(Saved data entries)
----------------

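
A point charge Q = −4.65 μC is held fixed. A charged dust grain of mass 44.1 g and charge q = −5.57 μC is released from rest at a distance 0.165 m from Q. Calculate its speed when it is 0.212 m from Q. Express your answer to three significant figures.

3.77 m/s

Only the electrostatic force acts, so mechanical energy is conserved: ½mv² = U₁ − U₂ = kQq(1/r₁ − 1/r₂).
U₁ − U₂ = (8.99×10⁹ N·m²/C²)(-4.65×10⁻⁶ C)(-5.57×10⁻⁶ C)(1/0.165 − 1/0.212) = 0.313 J.
v = √(2·0.313/0.0441) = 3.77 m/s.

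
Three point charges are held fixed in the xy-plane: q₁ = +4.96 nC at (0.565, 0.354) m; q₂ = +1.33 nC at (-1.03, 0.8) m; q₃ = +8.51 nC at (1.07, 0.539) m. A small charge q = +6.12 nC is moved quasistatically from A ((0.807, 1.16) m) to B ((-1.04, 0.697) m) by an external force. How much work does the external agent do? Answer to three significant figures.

3.70×10⁻⁸ J

For quasistatic motion the external work equals the change in potential energy: W_ext = qΔV = q(V_B − V_A).
At A: distances to the source charges are 0.842 m, 1.87 m, 0.674 m; V_A = Σ kqᵢ/rᵢ = 173 V.
At B: distances to the source charges are 1.64 m, 0.103 m, 2.12 m; V_B = Σ kqᵢ/rᵢ = 179 V.
ΔV = V_B − V_A = 6.05 V.
W_ext = qΔV = (6.12×10⁻⁹ C)(6.05 V) = 3.70×10⁻⁸ J.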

----------------

Task details
With nothing added or left out, print the data again.

Final answer
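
A point charge Q = −4.65 μC is held fixed. A charged dust grain of mass 44.1 g and charge q = −5.57 μC is released from rest at a distance 0.165 m from Q. Calculate its speed when it is 0.212 m from Q. Express your answer to three significant figures.

3.77 m/s

Only the electrostatic force acts, so mechanical energy is conserved: ½mv² = U₁ − U₂ = kQq(1/r₁ − 1/r₂).
U₁ − U₂ = (8.99×10⁹ N·m²/C²)(-4.65×10⁻⁶ C)(-5.57×10⁻⁶ C)(1/0.165 − 1/0.212) = 0.313 J.
v = √(2·0.313/0.0441) = 3.77 m/s.

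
Three point charges are held fixed in the xy-plane: q₁ = +4.96 nC at (0.565, 0.354) m; q₂ = +1.33 nC at (-1.03, 0.8) m; q₃ = +8.51 nC at (1.07, 0.539) m. A small charge q = +6.12 nC is moved quasistatically from A ((0.807, 1.16) m) to B ((-1.04, 0.697) m) by an external force. How much work does the external agent do? Answer to three significant figures.

3.70×10⁻⁸ J

For quasistatic motion the external work equals the change in potential energy: W_ext = qΔV = q(V_B − V_A).
At A: distances to the source charges are 0.842 m, 1.87 m, 0.674 m; V_A = Σ kqᵢ/rᵢ = 173 V.
At B: distances to the source charges are 1.64 m, 0.103 m, 2.12 m; V_B = Σ kqᵢ/rᵢ = 179 V.
ΔV = V_B − V_A = 6.05 V.
W_ext = qΔV = (6.12×10⁻⁹ C)(6.05 V) = 3.70×10⁻⁸ J.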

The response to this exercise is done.